| The task |
An exact, complete copy of the data that follows is needed.

─── Stored data ───

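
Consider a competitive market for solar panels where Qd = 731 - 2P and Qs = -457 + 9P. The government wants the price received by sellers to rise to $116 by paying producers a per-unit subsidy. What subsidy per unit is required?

Required subsidy s = $44 per unit

At a seller price of 116, quantity supplied is -457 + 9·116 = 587.
Buyers absorb 587 only when they pay Pb with 731 − 2·Pb = 587, i.e. Pb = 72.
s = Ps − Pb = 116 − 72 = 44.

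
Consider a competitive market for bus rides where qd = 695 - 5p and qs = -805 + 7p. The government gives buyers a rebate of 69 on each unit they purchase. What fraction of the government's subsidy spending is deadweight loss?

Pre-subsidy: 695 - 5p = -805 + 7p gives p* = 125, q* = 70.
With the rebate, buyers effectively pay pb = ps − 69, where ps is the price sellers receive.
Demand in terms of ps becomes qd = 695 − 5(ps − 69) = 1040 - 5ps. Setting this equal to supply: 1040 - 5ps = -805 + 7ps, so ps = 153.75.
Buyers pay pb = 153.75 − 69 = 84.75; q' = -805 + 7·153.75 = 271.25.
ΔCS = ½(70 + 271.25)(125 − 84.75) = 6867.65625; ΔPS = ½(70 + 271.25)(153.75 − 125) = 4905.46875.
Government spending = 69 × 271.25 = 18716.25.
DWL = ½ × 69 × (271.25 − 70) = 6943.125; fraction = 6943.125 / 18716.25 = 23/62.

DWL / government spending = 23/62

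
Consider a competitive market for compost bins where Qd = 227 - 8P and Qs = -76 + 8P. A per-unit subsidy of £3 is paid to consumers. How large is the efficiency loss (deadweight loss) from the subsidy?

Pre-subsidy: 227 - 8P = -76 + 8P gives P* = 18.9375, Q* = 75.5.
With the rebate, buyers effectively pay Pb = Ps − 3, where Ps is the price sellers receive.
Demand in terms of Ps becomes Qd = 227 − 8(Ps − 3) = 251 - 8Ps. Setting this equal to supply: 251 - 8Ps = -76 + 8Ps, so Ps = 20.4375.
Buyers pay Pb = 20.4375 − 3 = 17.4375; Q' = -76 + 8·20.4375 = 87.5.
The subsidy expands output by 87.5 − 75.5 = 12 past the efficient level; on those units the gap between marginal cost and willingness to pay runs from 0 up to 3.
DWL = ½ × 3 × 12 = 18.

Deadweight loss = £18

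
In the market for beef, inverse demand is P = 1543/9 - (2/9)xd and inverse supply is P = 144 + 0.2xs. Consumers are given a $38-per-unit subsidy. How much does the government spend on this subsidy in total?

Pre-subsidy: 1543/9 - (2/9)x = 144 + 0.2x gives x* = 65 and P* = 157.
With the rebate, buyers effectively pay Pb = Ps − 38, where Ps is the price sellers receive.
On the curves, Pb = 1543/9 - (2/9)x and Ps = 144 + 0.2x; the wedge Ps − Pb = 38 gives 144 + 0.2x − (1543/9 - (2/9)x) = 38, so x' = 155.
Then Pb = 1543/9 − (2/9)·155 = 137 and Ps = 144 + 0.2·155 = 175.
Government outlay = subsidy × quantity = 38 × 155 = 5890.

Government cost = $5890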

───

| Exercise answer |
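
Consider a competitive market for solar panels where Qd = 731 - 2P and Qs = -457 + 9P. The government wants the price received by sellers to rise to $116 by paying producers a per-unit subsidy. What subsidy per unit is required?

Required subsidy s = $44 per unit

At a seller price of 116, quantity supplied is -457 + 9·116 = 587.
Buyers absorb 587 only when they pay Pb with 731 − 2·Pb = 587, i.e. Pb = 72.
s = Ps − Pb = 116 − 72 = 44.

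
Consider a competitive market for bus rides where qd = 695 - 5p and qs = -805 + 7p. The government gives buyers a rebate of 69 on each unit they purchase. What fraction of the government's subsidy spending is deadweight loss?

Pre-subsidy: 695 - 5p = -805 + 7p gives p* = 125, q* = 70.
With the rebate, buyers effectively pay pb = ps − 69, where ps is the price sellers receive.
Demand in terms of ps becomes qd = 695 − 5(ps − 69) = 1040 - 5ps. Setting this equal to supply: 1040 - 5ps = -805 + 7ps, so ps = 153.75.
Buyers pay pb = 153.75 − 69 = 84.75; q' = -805 + 7·153.75 = 271.25.
ΔCS = ½(70 + 271.25)(125 − 84.75) = 6867.65625; ΔPS = ½(70 + 271.25)(153.75 − 125) = 4905.46875.
Government spending = 69 × 271.25 = 18716.25.
DWL = ½ × 69 × (271.25 − 70) = 6943.125; fraction = 6943.125 / 18716.25 = 23/62.

DWL / government spending = 23/62

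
Consider a competitive market for compost bins where Qd = 227 - 8P and Qs = -76 + 8P. A per-unit subsidy of £3 is paid to consumers. How large is the efficiency loss (deadweight loss) from the subsidy?

Pre-subsidy: 227 - 8P = -76 + 8P gives P* = 18.9375, Q* = 75.5.
With the rebate, buyers effectively pay Pb = Ps − 3, where Ps is the price sellers receive.
Demand in terms of Ps becomes Qd = 227 − 8(Ps − 3) = 251 - 8Ps. Setting this equal to supply: 251 - 8Ps = -76 + 8Ps, so Ps = 20.4375.
Buyers pay Pb = 20.4375 − 3 = 17.4375; Q' = -76 + 8·20.4375 = 87.5.
The subsidy expands output by 87.5 − 75.5 = 12 past the efficient level; on those units the gap between marginal cost and willingness to pay runs from 0 up to 3.
DWL = ½ × 3 × 12 = 18.

Deadweight loss = £18

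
In the market for beef, inverse demand is P = 1543/9 - (2/9)xd and inverse supply is P = 144 + 0.2xs. Consumers are given a $38-per-unit subsidy. How much does the government spend on this subsidy in total?

Pre-subsidy: 1543/9 - (2/9)x = 144 + 0.2x gives x* = 65 and P* = 157.
With the rebate, buyers effectively pay Pb = Ps − 38, where Ps is the price sellers receive.
On the curves, Pb = 1543/9 - (2/9)x and Ps = 144 + 0.2x; the wedge Ps − Pb = 38 gives 144 + 0.2x − (1543/9 - (2/9)x) = 38, so x' = 155.
Then Pb = 1543/9 − (2/9)·155 = 137 and Ps = 144 + 0.2·155 = 175.
Government outlay = subsidy × quantity = 38 × 155 = 5890.

Government cost = $5890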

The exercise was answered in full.